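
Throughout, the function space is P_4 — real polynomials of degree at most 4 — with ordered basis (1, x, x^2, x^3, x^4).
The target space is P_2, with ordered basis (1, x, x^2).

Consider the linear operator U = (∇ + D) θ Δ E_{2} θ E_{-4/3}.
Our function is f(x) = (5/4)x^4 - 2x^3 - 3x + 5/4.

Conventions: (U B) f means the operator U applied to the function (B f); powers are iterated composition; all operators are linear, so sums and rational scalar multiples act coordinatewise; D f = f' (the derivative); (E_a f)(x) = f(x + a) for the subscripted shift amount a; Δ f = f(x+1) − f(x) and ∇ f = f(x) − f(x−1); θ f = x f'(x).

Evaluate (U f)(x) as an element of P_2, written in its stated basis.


E_{-4/3} f = (5/4)x^4 - (26/3)x^3 + (64/3)x^2 - (689/27)x + 4517/324
θ E_{-4/3} f = 5x^4 - 26x^3 + (128/3)x^2 - (689/27)x
E_{2} θ E_{-4/3} f = 5x^4 + 14x^3 + (20/3)x^2 - (185/27)x - 226/27
Δ E_{2} θ E_{-4/3} f = 20x^3 + 72x^2 + (226/3)x + 508/27
θ (Δ E_{2} θ) E_{-4/3} f = 60x^3 + 144x^2 + (226/3)x
∇ θ (Δ E_{2} θ) E_{-4/3} f = 180x^2 + 108x - 26/3
D θ (Δ E_{2} θ) E_{-4/3} f = 180x^2 + 288x + 226/3
(∇ + D) θ (Δ E_{2} θ) E_{-4/3} f = 360x^2 + 396x + 200/3

the image equals g(x) = 360x^2 + 396x + 200/3


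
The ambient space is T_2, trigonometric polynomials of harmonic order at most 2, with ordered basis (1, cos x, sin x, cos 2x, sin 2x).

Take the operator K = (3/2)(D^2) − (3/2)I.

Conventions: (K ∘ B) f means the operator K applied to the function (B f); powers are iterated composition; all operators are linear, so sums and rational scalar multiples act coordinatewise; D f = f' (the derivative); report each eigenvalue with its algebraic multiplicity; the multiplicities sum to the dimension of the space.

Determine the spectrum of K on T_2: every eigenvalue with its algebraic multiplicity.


image of 1: -3/2
image of cos x: -3cos x
image of sin x: -3sin x
image of cos 2x: -(15/2)cos 2x
image of sin 2x: -(15/2)sin 2x
the matrix is diagonal; its diagonal is (-3/2, -3, -3, -15/2, -15/2)
for a triangular matrix the eigenvalues are the diagonal entries, with algebraic multiplicity their repetition count

λ = -15/2 (multiplicity 2), λ = -3 (multiplicity 2), λ = -3/2 (multiplicity 1)


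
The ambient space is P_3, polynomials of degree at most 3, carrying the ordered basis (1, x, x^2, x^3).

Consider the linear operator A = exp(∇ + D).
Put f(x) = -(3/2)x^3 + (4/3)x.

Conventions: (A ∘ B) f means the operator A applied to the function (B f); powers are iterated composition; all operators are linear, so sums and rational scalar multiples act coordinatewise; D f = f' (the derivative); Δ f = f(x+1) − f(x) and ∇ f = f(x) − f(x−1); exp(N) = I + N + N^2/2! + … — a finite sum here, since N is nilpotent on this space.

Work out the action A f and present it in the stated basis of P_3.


order-1 term: -9x^2 + (9/2)x + 7/6
order-2 term: -18x + 9
order-3 term: -12
the series for exp(∇ + D) f terminates at order 3
exp(∇ + D) f = -(3/2)x^3 - 9x^2 - (73/6)x - 11/6

the image equals g(x) = -(3/2)x^3 - 9x^2 - (73/6)x - 11/6


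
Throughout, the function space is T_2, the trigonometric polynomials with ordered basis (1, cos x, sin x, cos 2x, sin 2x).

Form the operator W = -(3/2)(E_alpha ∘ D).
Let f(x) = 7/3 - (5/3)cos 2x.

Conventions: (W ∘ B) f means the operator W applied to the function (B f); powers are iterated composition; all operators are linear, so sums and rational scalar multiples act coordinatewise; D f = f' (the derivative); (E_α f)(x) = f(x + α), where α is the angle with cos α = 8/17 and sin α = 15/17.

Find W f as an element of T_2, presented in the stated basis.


the image equals g(x) = -(1200/289)cos 2x + (805/289)sin 2x

D f = (10/3)sin 2x
E_alpha D f = (800/289)cos 2x - (1610/867)sin 2x
(-(3/2)(E_alpha ∘ D)) f = -(1200/289)cos 2x + (805/289)sin 2x


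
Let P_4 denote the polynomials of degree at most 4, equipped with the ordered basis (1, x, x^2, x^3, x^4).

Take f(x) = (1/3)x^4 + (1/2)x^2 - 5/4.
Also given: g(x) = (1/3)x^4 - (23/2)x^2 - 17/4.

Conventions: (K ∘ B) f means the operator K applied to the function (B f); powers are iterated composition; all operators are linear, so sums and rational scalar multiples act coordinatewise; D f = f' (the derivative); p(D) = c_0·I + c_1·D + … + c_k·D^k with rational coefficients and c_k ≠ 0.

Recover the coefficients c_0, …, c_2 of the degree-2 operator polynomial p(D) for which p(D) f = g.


p(D) = I − 3·D^2, i.e. c_0 = 1, c_1 = 0, c_2 = -3

D^0 f = (1/3)x^4 + (1/2)x^2 - 5/4
D^1 f = (4/3)x^3 + x
D^2 f = 4x^2 + 1
matching coefficients of g against c_0 f + c_1 Df + … from the top degree down determines the c_i
solution: c_0 = 1, c_1 = 0, c_2 = -3


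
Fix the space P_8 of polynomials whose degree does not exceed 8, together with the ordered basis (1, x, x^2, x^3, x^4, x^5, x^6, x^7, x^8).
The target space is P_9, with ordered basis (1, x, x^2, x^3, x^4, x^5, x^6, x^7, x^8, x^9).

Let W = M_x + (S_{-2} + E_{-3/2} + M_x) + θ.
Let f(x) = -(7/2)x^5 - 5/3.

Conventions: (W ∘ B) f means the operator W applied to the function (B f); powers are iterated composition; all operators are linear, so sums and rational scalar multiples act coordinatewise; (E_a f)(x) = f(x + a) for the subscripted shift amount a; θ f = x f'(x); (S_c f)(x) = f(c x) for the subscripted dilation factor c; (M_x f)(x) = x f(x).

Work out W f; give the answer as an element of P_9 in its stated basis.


the result is g(x) = -7x^6 + 91x^5 + (105/4)x^4 - (315/4)x^3 + (945/8)x^2 - (8825/96)x + 4463/192

M_x f = -(7/2)x^6 - (5/3)x
S_{-2} f = 112x^5 - 5/3
E_{-3/2} f = -(7/2)x^5 + (105/4)x^4 - (315/4)x^3 + (945/8)x^2 - (2835/32)x + 4783/192
M_x f = -(7/2)x^6 - (5/3)x
(S_{-2} + E_{-3/2} + M_x) f = -(7/2)x^6 + (217/2)x^5 + (105/4)x^4 - (315/4)x^3 + (945/8)x^2 - (8665/96)x + 4463/192
θ f = -(35/2)x^5
(M_x + (S_{-2} + E_{-3/2} + M_x) + θ) f = -7x^6 + 91x^5 + (105/4)x^4 - (315/4)x^3 + (945/8)x^2 - (8825/96)x + 4463/192


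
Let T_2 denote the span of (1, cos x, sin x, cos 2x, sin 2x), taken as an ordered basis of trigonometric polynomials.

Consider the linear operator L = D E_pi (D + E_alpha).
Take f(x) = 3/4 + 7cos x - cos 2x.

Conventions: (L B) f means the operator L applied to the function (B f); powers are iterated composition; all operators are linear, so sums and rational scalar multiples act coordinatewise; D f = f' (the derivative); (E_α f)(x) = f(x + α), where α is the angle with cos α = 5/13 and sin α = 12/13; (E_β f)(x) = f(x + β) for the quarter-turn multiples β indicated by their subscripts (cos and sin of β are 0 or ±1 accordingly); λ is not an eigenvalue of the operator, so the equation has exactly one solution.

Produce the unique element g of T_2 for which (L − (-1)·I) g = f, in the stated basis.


write g with unknown coordinates in the stated basis and equate coefficients in (L − (-1)·I) g = f
solving from the highest basis element down gives g = 3/4 + (266/113)cos x - (35/113)sin x + (747/3637)cos 2x + (238/3637)sin 2x
check: L g = (525/113)cos x + (35/113)sin x - (4384/3637)cos 2x - (238/3637)sin 2x
so L g − (-1)·g = 3/4 + 7cos x - cos 2x = f ✓

the result is g(x) = 3/4 + (266/113)cos x - (35/113)sin x + (747/3637)cos 2x + (238/3637)sin 2x


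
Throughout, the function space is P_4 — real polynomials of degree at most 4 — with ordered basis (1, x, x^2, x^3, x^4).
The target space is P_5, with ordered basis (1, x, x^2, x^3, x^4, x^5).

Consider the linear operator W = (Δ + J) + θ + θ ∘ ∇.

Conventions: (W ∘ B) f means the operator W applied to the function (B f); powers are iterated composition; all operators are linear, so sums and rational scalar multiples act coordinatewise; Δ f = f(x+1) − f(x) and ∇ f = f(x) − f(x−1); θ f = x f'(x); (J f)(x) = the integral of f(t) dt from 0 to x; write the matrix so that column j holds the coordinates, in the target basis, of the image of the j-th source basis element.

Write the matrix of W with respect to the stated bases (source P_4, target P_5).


the matrix is [[0, 1, 1, 1, 1]; [1, 1, 4, 0, 8]; [0, 1/2, 2, 9, -6]; [0, 0, 1/3, 3, 16]; [0, 0, 0, 1/4, 4]; [0, 0, 0, 0, 1/5]] (rows listed top to bottom)

image of 1: x
image of x: (1/2)x^2 + x + 1
image of x^2: (1/3)x^3 + 2x^2 + 4x + 1
image of x^3: (1/4)x^4 + 3x^3 + 9x^2 + 1
image of x^4: (1/5)x^5 + 4x^4 + 16x^3 - 6x^2 + 8x + 1
each image's coordinates form column j of the matrix


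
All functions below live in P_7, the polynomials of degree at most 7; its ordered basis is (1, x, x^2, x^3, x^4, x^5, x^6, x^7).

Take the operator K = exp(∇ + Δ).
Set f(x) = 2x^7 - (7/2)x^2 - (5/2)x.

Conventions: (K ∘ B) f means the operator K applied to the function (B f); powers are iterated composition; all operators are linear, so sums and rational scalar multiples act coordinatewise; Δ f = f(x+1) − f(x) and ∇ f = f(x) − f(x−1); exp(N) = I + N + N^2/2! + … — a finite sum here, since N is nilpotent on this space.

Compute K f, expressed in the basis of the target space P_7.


the image equals g(x) = 2x^7 + 28x^6 + 168x^5 + 700x^4 + 2240x^3 + (9569/2)x^2 + (12511/2)x + 3937

order-1 term: 28x^6 + 140x^4 + 84x^2 - 14x - 1
order-2 term: 168x^5 + 1120x^3 + 896x - 14
order-3 term: 560x^4 + 3360x^2 + 1456
order-4 term: 1120x^3 + 4480x
order-5 term: 1344x^2 + 2240
order-6 term: 896x
order-7 term: 256
the series for exp(∇ + Δ) f terminates at order 7
exp(∇ + Δ) f = 2x^7 + 28x^6 + 168x^5 + 700x^4 + 2240x^3 + (9569/2)x^2 + (12511/2)x + 3937


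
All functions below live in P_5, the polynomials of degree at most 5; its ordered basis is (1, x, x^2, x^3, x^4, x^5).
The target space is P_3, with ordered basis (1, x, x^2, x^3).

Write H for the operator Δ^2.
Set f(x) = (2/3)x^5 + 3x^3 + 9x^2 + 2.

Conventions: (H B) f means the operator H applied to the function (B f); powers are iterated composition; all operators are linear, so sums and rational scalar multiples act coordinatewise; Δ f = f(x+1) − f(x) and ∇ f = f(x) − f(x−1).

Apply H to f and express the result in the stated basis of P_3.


Δ f = (10/3)x^4 + (20/3)x^3 + (47/3)x^2 + (91/3)x + 38/3
Δ Δ f = (40/3)x^3 + 40x^2 + (194/3)x + 56

g(x) = (40/3)x^3 + 40x^2 + (194/3)x + 56


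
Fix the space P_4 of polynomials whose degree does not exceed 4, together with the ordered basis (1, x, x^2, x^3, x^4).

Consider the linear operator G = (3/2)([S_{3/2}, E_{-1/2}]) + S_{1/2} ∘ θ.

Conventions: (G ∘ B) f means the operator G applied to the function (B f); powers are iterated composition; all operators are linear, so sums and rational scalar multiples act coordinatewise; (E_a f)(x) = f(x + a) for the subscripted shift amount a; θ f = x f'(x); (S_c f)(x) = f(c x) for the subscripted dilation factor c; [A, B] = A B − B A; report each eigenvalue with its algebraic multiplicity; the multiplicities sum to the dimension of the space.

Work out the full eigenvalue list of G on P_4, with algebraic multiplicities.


λ = 0 (multiplicity 1), λ = 1/4 (multiplicity 1), λ = 3/8 (multiplicity 1), λ = 1/2 (multiplicity 2)

image of 1: 0
image of x: (1/2)x + 3/8
image of x^2: (1/2)x^2 + (9/8)x - 15/32
image of x^3: (3/8)x^3 + (81/32)x^2 - (135/64)x + 57/128
image of x^4: (1/4)x^4 + (81/16)x^3 - (405/64)x^2 + (171/64)x - 195/512
the matrix is upper triangular; its diagonal is (0, 1/2, 1/2, 3/8, 1/4)
for a triangular matrix the eigenvalues are the diagonal entries, with algebraic multiplicity their repetition count


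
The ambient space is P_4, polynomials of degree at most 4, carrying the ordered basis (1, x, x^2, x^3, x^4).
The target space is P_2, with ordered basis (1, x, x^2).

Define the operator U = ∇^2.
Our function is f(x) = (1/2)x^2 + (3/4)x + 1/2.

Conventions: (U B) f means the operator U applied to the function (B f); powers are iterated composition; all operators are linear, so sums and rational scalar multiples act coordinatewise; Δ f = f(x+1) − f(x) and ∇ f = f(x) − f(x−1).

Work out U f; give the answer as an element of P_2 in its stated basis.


the result is g(x) = 1

∇ f = x + 1/4
∇ ∇ f = 1


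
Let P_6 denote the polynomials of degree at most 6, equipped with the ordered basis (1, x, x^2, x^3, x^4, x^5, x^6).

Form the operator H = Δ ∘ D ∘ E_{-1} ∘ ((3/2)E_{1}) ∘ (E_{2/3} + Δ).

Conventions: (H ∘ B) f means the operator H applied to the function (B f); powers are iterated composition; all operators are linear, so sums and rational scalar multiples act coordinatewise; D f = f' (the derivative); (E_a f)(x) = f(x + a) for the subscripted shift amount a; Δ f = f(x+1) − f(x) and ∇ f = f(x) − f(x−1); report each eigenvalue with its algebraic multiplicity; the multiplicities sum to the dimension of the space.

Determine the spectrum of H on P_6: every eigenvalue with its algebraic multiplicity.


image of 1: 0
image of x: 0
image of x^2: 3
image of x^3: 9x + 39/2
image of x^4: 18x^2 + 78x + 62
image of x^5: 30x^3 + 195x^2 + 310x + 2905/18
image of x^6: 45x^4 + 390x^3 + 930x^2 + (2905/3)x + 3461/9
the matrix is upper triangular; its diagonal is (0, 0, 0, 0, 0, 0, 0)
for a triangular matrix the eigenvalues are the diagonal entries, with algebraic multiplicity their repetition count

λ = 0 (multiplicity 7)


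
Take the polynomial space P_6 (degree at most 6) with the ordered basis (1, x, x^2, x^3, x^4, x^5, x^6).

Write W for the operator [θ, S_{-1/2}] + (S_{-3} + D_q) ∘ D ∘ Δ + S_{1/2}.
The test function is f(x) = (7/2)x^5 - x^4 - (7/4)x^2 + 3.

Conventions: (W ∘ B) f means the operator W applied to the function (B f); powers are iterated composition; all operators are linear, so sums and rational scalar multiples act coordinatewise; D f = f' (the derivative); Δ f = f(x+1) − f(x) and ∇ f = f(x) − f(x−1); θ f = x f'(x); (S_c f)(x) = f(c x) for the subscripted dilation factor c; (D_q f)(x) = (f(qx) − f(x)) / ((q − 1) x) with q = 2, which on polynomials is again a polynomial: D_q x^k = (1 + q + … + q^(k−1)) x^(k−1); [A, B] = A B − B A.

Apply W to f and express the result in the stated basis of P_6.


g(x) = (7/64)x^5 - (1/16)x^4 - 1890x^3 + (21225/16)x^2 + 105x + 71

S_{-1/2} f = -(7/64)x^5 - (1/16)x^4 - (7/16)x^2 + 3
θ S_{-1/2} f = -(35/64)x^5 - (1/4)x^4 - (7/8)x^2
θ f = (35/2)x^5 - 4x^4 - (7/2)x^2
S_{-1/2} θ f = -(35/64)x^5 - (1/4)x^4 - (7/8)x^2
[θ, S_{-1/2}] f = 0
Δ f = (35/2)x^4 + 31x^3 + 29x^2 + 10x + 3/4
D Δ f = 70x^3 + 93x^2 + 58x + 10
S_{-3} (D ∘ Δ) f = -1890x^3 + 837x^2 - 174x + 10
D_q (D ∘ Δ) f = 490x^2 + 279x + 58
(S_{-3} + D_q) (D ∘ Δ) f = -1890x^3 + 1327x^2 + 105x + 68
S_{1/2} f = (7/64)x^5 - (1/16)x^4 - (7/16)x^2 + 3
([θ, S_{-1/2}] + (S_{-3} + D_q) ∘ D ∘ Δ + S_{1/2}) f = (7/64)x^5 - (1/16)x^4 - 1890x^3 + (21225/16)x^2 + 105x + 71


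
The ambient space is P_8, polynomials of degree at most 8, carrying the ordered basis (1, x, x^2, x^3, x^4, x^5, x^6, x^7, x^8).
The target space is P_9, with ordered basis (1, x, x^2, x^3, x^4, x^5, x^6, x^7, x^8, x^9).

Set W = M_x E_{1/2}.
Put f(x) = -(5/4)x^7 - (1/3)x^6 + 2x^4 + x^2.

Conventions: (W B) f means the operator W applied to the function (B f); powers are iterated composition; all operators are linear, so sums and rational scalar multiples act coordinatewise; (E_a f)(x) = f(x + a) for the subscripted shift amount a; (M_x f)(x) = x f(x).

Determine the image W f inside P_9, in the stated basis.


E_{1/2} f = -(5/4)x^7 - (113/24)x^6 - (121/16)x^5 - (151/32)x^4 + (83/192)x^3 + (367/128)x^2 + (461/256)x + 553/1536
M_x E_{1/2} f = -(5/4)x^8 - (113/24)x^7 - (121/16)x^6 - (151/32)x^5 + (83/192)x^4 + (367/128)x^3 + (461/256)x^2 + (553/1536)x

g(x) = -(5/4)x^8 - (113/24)x^7 - (121/16)x^6 - (151/32)x^5 + (83/192)x^4 + (367/128)x^3 + (461/256)x^2 + (553/1536)x


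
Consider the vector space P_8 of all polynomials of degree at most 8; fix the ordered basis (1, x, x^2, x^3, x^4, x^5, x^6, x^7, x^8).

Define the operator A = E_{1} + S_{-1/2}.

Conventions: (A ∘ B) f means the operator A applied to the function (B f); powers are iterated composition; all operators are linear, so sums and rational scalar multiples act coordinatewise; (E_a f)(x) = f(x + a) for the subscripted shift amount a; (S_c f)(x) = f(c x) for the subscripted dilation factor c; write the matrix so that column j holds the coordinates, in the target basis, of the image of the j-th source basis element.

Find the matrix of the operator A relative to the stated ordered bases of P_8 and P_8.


image of 1: 2
image of x: (1/2)x + 1
image of x^2: (5/4)x^2 + 2x + 1
image of x^3: (7/8)x^3 + 3x^2 + 3x + 1
image of x^4: (17/16)x^4 + 4x^3 + 6x^2 + 4x + 1
image of x^5: (31/32)x^5 + 5x^4 + 10x^3 + 10x^2 + 5x + 1
image of x^6: (65/64)x^6 + 6x^5 + 15x^4 + 20x^3 + 15x^2 + 6x + 1
image of x^7: (127/128)x^7 + 7x^6 + 21x^5 + 35x^4 + 35x^3 + 21x^2 + 7x + 1
image of x^8: (257/256)x^8 + 8x^7 + 28x^6 + 56x^5 + 70x^4 + 56x^3 + 28x^2 + 8x + 1
each image's coordinates form column j of the matrix

the matrix is [[2, 1, 1, 1, 1, 1, 1, 1, 1]; [0, 1/2, 2, 3, 4, 5, 6, 7, 8]; [0, 0, 5/4, 3, 6, 10, 15, 21, 28]; [0, 0, 0, 7/8, 4, 10, 20, 35, 56]; [0, 0, 0, 0, 17/16, 5, 15, 35, 70]; [0, 0, 0, 0, 0, 31/32, 6, 21, 56]; [0, 0, 0, 0, 0, 0, 65/64, 7, 28]; [0, 0, 0, 0, 0, 0, 0, 127/128, 8]; [0, 0, 0, 0, 0, 0, 0, 0, 257/256]] (rows listed top to bottom)


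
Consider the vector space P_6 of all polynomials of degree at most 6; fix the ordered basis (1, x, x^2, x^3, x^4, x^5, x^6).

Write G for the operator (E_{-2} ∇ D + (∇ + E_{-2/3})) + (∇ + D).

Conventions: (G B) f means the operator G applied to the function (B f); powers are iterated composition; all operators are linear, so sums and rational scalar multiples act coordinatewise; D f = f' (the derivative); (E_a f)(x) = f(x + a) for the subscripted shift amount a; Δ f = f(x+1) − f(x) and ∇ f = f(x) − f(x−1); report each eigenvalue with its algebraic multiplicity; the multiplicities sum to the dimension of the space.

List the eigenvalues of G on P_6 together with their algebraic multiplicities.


image of 1: 1
image of x: x + 7/3
image of x^2: x^2 + (14/3)x + 4/9
image of x^3: x^3 + 7x^2 + (4/3)x - 359/27
image of x^4: x^4 + (28/3)x^3 + (8/3)x^2 - (1436/27)x + 6010/81
image of x^5: x^5 + (35/3)x^4 + (40/9)x^3 - (3590/27)x^2 + (30050/81)x - 78521/243
image of x^6: x^6 + 14x^5 + (20/3)x^4 - (7180/27)x^3 + (30050/27)x^2 - (157042/81)x + 921520/729
the matrix is upper triangular; its diagonal is (1, 1, 1, 1, 1, 1, 1)
for a triangular matrix the eigenvalues are the diagonal entries, with algebraic multiplicity their repetition count

λ = 1 (multiplicity 7)


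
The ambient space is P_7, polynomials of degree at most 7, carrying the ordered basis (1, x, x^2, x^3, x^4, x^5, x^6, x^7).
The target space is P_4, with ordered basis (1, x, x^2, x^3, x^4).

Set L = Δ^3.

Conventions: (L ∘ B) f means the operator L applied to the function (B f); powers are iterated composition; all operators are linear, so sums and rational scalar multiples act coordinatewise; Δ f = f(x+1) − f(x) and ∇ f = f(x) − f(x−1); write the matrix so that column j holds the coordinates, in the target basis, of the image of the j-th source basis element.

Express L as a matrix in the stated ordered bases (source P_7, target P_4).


the matrix is [[0, 0, 0, 6, 36, 150, 540, 1806]; [0, 0, 0, 0, 24, 180, 900, 3780]; [0, 0, 0, 0, 0, 60, 540, 3150]; [0, 0, 0, 0, 0, 0, 120, 1260]; [0, 0, 0, 0, 0, 0, 0, 210]] (rows listed top to bottom)

image of 1: 0
image of x: 0
image of x^2: 0
image of x^3: 6
image of x^4: 24x + 36
image of x^5: 60x^2 + 180x + 150
image of x^6: 120x^3 + 540x^2 + 900x + 540
image of x^7: 210x^4 + 1260x^3 + 3150x^2 + 3780x + 1806
each image's coordinates form column j of the matrix


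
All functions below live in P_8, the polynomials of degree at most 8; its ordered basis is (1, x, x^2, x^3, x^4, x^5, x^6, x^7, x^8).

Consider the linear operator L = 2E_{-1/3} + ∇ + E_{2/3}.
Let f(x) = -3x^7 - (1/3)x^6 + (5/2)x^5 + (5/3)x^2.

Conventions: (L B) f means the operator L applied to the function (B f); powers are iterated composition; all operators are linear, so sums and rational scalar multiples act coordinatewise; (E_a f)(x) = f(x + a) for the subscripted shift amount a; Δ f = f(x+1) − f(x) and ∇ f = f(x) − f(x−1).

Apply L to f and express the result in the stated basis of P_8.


E_{-1/3} f = -3x^7 + (20/3)x^6 - (23/6)x^5 - (5/6)x^4 + (140/81)x^3 + (76/81)x^2 - (475/486)x + 769/4374
(2E_{-1/3}) f = -6x^7 + (40/3)x^6 - (23/3)x^5 - (5/3)x^4 + (280/81)x^3 + (152/81)x^2 - (475/243)x + 769/2187
∇ f = -21x^6 + 61x^5 - (175/2)x^4 + (220/3)x^3 - 33x^2 + (59/6)x - 11/6
E_{2/3} f = -3x^7 - (43/3)x^6 - (161/6)x^5 - 25x^4 - (940/81)x^3 - (17/81)x^2 + (628/243)x + 1892/2187
(2E_{-1/3} + ∇ + E_{2/3}) f = -9x^7 - 22x^6 + (53/2)x^5 - (685/6)x^4 + (1760/27)x^3 - (94/3)x^2 + (565/54)x - 899/1458

the result is g(x) = -9x^7 - 22x^6 + (53/2)x^5 - (685/6)x^4 + (1760/27)x^3 - (94/3)x^2 + (565/54)x - 899/1458


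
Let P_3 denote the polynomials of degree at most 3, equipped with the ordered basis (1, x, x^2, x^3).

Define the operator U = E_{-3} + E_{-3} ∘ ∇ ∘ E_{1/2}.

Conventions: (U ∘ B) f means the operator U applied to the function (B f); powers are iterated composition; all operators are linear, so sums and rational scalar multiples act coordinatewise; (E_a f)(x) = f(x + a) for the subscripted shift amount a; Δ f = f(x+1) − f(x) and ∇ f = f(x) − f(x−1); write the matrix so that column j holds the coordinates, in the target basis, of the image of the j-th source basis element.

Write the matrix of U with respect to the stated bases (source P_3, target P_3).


image of 1: 1
image of x: x - 2
image of x^2: x^2 - 4x + 3
image of x^3: x^3 - 6x^2 + 9x + 1/4
each image's coordinates form column j of the matrix

the matrix is [[1, -2, 3, 1/4]; [0, 1, -4, 9]; [0, 0, 1, -6]; [0, 0, 0, 1]] (rows listed top to bottom)


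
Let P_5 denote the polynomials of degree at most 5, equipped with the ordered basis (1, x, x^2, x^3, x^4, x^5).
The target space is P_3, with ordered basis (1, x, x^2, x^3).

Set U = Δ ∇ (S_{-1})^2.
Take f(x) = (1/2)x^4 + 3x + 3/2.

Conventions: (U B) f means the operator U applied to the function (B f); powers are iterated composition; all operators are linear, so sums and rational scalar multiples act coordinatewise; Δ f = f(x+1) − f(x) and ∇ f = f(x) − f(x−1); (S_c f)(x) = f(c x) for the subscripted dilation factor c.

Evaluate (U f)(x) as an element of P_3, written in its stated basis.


S_{-1} f = (1/2)x^4 - 3x + 3/2
S_{-1} S_{-1} f = (1/2)x^4 + 3x + 3/2
∇ (S_{-1})^2 f = 2x^3 - 3x^2 + 2x + 5/2
Δ ∇ (S_{-1})^2 f = 6x^2 + 1

the result is g(x) = 6x^2 + 1


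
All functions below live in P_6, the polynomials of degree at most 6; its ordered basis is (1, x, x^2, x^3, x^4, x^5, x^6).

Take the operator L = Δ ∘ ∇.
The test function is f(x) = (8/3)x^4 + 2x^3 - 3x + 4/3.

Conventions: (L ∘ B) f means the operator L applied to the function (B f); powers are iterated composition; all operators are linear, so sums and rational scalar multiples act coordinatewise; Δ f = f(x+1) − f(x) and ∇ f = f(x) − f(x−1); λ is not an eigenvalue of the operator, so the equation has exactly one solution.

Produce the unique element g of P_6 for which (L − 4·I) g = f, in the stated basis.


g(x) = -(2/3)x^4 - (1/2)x^3 - 2x^2 - 5/3

write g with unknown coordinates in the stated basis and equate coefficients in (L − 4·I) g = f
solving from the highest basis element down gives g = -(2/3)x^4 - (1/2)x^3 - 2x^2 - 5/3
check: L g = -8x^2 - 3x - 16/3
so L g − 4·g = (8/3)x^4 + 2x^3 - 3x + 4/3 = f ✓


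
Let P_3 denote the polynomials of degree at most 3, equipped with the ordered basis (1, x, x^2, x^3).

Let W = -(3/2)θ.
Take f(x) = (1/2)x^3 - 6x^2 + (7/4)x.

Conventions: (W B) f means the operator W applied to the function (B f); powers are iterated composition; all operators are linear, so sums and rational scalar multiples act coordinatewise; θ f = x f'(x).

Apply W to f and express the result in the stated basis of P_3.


θ f = (3/2)x^3 - 12x^2 + (7/4)x
(-(3/2)θ) f = -(9/4)x^3 + 18x^2 - (21/8)x

g(x) = -(9/4)x^3 + 18x^2 - (21/8)x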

● ● ●

■ Goal of the exercise: Of the lines above, output exactly those from the line bearing "Write W for" through the line bearing "B] = A B − B A.", inclusive.

■ Exercise result:
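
Write W for the operator [θ, S_{-1/2}] + (S_{-3} + D_q) ∘ D ∘ Δ + S_{1/2}.
The test function is f(x) = (7/2)x^5 - x^4 - (7/4)x^2 + 3.

Conventions: (W ∘ B) f means the operator W applied to the function (B f); powers are iterated composition; all operators are linear, so sums and rational scalar multiples act coordinatewise; D f = f' (the derivative); Δ f = f(x+1) − f(x) and ∇ f = f(x) − f(x−1); θ f = x f'(x); (S_c f)(x) = f(c x) for the subscripted dilation factor c; (D_q f)(x) = (f(qx) − f(x)) / ((q − 1) x) with q = 2, which on polynomials is again a polynomial: D_q x^k = (1 + q + … + q^(k−1)) x^(k−1); [A, B] = A B − B A.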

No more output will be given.